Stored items

Content starts

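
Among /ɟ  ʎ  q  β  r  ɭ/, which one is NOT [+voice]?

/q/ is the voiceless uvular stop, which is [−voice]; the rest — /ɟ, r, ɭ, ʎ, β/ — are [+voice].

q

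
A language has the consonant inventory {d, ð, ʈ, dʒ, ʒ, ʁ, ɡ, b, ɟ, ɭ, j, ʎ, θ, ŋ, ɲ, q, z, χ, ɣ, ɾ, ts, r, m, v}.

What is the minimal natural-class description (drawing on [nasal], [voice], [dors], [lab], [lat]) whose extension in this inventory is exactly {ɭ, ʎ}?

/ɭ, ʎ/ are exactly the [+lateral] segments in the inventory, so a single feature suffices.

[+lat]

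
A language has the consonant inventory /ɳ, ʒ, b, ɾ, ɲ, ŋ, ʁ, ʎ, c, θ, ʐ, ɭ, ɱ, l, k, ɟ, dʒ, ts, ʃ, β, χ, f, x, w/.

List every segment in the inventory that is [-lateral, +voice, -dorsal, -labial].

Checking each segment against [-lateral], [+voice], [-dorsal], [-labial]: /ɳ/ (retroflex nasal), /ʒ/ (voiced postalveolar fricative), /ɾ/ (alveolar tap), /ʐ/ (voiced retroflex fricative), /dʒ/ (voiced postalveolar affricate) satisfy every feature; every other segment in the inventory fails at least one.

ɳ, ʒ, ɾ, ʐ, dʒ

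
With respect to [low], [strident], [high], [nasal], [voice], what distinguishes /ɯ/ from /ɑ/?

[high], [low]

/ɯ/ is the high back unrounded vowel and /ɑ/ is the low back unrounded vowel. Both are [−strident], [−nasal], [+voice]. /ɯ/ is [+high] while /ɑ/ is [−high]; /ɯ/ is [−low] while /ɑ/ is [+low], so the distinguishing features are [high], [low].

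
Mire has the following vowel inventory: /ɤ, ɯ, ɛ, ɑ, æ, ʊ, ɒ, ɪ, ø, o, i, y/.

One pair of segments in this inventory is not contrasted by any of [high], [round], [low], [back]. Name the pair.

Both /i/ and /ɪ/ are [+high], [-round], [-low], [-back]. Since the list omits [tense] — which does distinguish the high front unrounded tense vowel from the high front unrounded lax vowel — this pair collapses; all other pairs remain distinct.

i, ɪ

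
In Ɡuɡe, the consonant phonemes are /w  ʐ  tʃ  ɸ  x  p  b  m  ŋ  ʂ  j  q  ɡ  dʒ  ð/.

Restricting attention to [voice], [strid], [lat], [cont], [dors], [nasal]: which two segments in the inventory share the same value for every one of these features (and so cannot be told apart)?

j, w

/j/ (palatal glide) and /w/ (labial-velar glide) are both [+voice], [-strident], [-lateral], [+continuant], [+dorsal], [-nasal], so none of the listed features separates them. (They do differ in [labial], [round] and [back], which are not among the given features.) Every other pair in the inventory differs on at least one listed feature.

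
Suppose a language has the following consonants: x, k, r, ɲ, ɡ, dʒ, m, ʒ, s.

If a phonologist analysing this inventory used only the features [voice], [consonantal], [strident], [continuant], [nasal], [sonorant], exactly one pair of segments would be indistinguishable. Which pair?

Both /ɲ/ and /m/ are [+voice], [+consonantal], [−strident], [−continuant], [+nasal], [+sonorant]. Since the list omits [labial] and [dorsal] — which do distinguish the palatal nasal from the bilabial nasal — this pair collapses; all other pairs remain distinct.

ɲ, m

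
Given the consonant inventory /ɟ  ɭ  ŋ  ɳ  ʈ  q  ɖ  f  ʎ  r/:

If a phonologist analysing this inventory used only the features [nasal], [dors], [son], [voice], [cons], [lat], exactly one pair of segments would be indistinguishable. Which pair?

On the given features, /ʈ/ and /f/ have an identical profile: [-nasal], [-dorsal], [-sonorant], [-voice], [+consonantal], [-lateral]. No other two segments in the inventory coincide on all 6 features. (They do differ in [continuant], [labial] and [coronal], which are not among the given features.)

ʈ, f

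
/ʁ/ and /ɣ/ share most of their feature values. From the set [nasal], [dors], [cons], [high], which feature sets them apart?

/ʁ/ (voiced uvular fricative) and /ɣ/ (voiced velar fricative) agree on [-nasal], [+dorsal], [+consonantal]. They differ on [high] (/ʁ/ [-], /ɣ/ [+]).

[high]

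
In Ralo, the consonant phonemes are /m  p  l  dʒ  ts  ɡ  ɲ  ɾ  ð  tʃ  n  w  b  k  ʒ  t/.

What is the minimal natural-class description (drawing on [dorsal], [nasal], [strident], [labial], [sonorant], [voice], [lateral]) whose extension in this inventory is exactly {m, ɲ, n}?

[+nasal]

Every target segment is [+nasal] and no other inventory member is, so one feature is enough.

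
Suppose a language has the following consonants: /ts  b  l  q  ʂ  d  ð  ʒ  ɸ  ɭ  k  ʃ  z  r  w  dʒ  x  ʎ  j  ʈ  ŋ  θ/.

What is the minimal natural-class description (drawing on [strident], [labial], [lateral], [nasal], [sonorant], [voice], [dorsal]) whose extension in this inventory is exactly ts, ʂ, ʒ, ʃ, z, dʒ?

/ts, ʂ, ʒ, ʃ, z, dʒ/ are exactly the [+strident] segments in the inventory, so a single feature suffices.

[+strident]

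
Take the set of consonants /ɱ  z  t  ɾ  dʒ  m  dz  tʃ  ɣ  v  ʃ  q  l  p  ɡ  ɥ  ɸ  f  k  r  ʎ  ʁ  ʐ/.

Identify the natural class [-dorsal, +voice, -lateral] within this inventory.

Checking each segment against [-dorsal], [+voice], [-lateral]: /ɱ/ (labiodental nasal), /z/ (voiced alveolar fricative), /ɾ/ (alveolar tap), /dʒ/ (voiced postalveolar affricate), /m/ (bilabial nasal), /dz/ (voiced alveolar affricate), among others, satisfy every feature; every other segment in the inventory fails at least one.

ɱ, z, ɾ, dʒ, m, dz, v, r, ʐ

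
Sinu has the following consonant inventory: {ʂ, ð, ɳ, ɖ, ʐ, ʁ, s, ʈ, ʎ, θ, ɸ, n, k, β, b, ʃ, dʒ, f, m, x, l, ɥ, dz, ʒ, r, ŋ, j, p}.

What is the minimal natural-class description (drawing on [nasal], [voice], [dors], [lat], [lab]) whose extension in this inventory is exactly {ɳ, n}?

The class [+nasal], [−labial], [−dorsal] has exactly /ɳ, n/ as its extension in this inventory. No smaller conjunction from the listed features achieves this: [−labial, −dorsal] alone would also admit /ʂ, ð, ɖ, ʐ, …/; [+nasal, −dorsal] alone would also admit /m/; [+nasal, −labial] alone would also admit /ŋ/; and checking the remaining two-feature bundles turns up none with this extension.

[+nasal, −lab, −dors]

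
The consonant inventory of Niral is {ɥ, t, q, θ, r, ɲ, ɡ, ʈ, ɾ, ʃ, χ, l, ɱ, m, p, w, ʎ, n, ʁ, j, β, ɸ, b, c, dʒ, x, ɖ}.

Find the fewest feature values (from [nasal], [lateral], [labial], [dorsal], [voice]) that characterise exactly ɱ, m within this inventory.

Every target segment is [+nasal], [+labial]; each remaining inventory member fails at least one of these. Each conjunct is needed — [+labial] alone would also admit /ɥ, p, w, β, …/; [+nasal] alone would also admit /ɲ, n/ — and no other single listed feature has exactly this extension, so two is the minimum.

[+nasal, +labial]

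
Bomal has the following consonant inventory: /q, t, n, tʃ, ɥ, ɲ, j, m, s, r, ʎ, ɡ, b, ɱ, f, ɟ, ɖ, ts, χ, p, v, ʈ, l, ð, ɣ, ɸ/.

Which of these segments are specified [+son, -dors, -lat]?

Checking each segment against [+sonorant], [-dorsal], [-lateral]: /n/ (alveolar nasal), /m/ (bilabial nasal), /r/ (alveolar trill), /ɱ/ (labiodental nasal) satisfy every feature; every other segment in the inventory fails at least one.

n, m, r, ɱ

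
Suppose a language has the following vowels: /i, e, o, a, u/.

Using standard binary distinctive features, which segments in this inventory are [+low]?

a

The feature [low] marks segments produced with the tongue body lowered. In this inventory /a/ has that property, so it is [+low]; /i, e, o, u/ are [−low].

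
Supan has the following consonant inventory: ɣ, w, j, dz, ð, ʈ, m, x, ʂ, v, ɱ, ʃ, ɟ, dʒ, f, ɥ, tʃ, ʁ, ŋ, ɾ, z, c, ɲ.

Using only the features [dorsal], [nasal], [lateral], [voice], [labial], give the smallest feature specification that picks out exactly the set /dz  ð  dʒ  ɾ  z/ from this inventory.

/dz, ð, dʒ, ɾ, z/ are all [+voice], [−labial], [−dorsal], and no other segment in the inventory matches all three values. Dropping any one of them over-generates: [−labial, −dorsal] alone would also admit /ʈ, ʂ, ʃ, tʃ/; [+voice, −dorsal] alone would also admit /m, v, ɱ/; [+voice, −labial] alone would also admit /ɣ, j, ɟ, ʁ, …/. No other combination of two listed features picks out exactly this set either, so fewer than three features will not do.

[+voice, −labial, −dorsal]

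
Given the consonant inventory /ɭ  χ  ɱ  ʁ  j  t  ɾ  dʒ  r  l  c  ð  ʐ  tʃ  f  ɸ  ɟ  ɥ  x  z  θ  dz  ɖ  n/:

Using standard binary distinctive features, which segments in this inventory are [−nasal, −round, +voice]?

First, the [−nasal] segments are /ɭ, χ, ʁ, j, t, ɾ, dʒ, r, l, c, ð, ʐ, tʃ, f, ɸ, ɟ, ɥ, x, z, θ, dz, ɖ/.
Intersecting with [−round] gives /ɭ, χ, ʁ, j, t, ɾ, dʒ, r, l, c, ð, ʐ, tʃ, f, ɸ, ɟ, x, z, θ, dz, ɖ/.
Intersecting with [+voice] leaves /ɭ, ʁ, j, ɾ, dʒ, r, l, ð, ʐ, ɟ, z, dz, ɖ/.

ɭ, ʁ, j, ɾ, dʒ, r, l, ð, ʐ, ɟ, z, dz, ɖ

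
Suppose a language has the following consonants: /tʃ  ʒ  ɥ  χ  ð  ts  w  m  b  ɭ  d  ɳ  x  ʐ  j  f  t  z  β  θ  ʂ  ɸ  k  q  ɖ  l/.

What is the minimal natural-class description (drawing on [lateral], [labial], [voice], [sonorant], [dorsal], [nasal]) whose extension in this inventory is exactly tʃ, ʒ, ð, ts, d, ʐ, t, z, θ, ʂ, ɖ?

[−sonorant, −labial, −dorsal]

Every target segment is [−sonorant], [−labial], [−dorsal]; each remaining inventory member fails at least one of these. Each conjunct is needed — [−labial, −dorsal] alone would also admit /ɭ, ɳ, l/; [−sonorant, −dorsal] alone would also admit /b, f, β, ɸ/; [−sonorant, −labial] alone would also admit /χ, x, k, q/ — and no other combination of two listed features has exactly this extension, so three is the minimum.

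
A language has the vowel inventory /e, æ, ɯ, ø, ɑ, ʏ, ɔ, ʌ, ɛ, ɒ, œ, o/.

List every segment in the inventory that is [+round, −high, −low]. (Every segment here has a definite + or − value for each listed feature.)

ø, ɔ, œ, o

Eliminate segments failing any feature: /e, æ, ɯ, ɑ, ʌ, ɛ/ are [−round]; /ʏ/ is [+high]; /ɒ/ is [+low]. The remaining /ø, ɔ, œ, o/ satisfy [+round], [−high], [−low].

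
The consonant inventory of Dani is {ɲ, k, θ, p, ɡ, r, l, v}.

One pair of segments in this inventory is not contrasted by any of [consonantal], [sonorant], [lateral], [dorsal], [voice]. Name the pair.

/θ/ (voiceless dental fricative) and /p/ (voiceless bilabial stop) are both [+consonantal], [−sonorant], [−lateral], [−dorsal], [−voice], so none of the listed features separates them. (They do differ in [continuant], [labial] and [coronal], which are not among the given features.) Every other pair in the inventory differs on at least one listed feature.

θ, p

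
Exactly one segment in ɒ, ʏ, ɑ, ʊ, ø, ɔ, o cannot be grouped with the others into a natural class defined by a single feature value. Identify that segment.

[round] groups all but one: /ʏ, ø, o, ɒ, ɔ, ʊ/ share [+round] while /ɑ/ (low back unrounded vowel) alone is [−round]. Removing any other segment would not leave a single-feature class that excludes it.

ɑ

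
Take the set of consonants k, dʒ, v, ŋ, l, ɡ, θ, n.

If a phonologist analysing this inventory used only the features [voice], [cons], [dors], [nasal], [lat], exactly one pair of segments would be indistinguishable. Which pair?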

Content ends
Content starts

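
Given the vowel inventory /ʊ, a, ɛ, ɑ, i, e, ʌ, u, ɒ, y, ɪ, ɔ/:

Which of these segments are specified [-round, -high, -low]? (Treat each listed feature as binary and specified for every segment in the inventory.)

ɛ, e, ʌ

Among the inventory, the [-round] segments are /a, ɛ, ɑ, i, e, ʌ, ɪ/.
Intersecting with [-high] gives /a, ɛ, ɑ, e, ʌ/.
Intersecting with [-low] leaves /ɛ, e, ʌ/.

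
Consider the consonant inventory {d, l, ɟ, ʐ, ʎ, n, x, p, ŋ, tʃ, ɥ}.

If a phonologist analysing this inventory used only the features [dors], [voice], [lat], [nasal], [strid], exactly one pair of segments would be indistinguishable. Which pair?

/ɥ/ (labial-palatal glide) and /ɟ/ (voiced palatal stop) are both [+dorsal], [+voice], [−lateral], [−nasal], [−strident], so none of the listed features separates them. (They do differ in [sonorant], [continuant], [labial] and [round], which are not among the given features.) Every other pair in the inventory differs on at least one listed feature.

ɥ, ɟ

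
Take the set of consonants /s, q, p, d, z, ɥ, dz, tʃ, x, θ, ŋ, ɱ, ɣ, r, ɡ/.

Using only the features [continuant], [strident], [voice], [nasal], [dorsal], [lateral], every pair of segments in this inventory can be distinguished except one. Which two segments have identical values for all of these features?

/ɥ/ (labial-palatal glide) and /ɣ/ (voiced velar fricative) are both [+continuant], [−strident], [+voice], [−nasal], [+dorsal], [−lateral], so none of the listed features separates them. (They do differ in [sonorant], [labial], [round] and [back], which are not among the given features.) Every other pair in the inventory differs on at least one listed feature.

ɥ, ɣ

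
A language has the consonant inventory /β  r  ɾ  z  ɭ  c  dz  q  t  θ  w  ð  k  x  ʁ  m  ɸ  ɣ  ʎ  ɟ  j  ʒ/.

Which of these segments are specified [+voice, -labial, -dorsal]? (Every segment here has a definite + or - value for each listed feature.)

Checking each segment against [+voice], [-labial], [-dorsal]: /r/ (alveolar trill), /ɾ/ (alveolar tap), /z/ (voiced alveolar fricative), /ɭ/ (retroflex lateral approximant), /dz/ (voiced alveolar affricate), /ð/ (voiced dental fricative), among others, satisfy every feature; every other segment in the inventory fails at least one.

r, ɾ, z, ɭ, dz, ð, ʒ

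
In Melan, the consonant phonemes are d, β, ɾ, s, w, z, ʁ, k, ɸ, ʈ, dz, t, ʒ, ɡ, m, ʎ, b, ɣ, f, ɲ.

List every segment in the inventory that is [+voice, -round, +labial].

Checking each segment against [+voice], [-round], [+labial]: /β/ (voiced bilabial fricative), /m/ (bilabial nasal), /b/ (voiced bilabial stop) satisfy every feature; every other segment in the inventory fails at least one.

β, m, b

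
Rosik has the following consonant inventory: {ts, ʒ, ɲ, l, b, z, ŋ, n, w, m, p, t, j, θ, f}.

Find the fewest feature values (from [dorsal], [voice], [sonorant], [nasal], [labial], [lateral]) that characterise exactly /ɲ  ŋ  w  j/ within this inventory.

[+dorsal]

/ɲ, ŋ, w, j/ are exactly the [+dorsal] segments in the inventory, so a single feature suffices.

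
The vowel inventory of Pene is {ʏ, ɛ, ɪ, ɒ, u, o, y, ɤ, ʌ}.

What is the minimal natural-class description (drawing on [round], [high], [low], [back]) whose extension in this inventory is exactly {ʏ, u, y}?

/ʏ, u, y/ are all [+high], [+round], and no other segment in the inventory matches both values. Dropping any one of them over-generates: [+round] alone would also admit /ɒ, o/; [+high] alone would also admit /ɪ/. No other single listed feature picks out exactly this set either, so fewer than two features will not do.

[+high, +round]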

Content ends
Content starts

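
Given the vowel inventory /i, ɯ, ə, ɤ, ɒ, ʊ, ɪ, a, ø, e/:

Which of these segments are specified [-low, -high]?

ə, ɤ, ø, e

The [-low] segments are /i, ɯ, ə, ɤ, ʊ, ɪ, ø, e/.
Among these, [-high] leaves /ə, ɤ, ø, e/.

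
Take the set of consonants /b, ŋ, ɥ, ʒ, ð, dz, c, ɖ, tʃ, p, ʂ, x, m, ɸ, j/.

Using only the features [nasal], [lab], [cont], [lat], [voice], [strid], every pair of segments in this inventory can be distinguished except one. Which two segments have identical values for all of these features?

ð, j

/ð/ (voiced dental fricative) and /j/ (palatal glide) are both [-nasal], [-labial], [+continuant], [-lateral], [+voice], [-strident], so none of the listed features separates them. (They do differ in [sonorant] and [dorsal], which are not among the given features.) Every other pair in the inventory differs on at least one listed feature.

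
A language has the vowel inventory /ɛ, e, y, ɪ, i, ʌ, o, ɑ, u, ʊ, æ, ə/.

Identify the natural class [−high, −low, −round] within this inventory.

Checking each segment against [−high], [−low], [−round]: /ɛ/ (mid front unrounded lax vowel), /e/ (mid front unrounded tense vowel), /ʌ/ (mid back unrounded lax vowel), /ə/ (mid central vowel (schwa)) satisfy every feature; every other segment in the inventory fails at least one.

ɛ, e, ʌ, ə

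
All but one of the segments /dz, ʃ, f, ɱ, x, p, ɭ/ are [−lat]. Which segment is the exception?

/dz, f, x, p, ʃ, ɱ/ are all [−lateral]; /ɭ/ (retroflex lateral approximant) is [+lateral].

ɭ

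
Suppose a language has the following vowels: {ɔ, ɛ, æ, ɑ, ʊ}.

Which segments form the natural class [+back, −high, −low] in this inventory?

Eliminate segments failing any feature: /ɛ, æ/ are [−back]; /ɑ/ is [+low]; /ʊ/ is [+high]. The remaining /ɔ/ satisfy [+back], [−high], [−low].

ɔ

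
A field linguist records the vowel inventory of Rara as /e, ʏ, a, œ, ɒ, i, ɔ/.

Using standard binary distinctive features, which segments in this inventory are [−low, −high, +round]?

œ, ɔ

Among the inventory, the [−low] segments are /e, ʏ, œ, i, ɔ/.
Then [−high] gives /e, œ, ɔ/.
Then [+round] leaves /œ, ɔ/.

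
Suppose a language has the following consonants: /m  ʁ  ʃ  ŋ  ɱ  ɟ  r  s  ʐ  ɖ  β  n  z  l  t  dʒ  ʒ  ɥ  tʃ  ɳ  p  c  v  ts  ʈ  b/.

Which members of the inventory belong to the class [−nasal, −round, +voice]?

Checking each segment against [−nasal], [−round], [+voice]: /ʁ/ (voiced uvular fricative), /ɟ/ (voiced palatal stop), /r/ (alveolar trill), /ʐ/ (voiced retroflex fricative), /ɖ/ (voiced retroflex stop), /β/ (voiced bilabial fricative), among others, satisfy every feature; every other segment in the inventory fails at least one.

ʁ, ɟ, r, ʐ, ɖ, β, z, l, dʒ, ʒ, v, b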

Content ends

* [Prompt]:
Your answer should be the lines above from the one containing "inventory are [+low]?" through the one containing "Supan has the", copied exactly and with both ends kept.

* [Exercise result]:
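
Using standard binary distinctive features, which segments in this inventory are [+low]?

a

The feature [low] marks segments produced with the tongue body lowered. In this inventory /a/ has that property, so it is [+low]; /i, e, o, u/ are [−low].

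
Supan has the following consonant inventory: ɣ, w, j, dz, ð, ʈ, m, x, ʂ, v, ɱ, ʃ, ɟ, dʒ, f, ɥ, tʃ, ʁ, ŋ, ɾ, z, c, ɲ.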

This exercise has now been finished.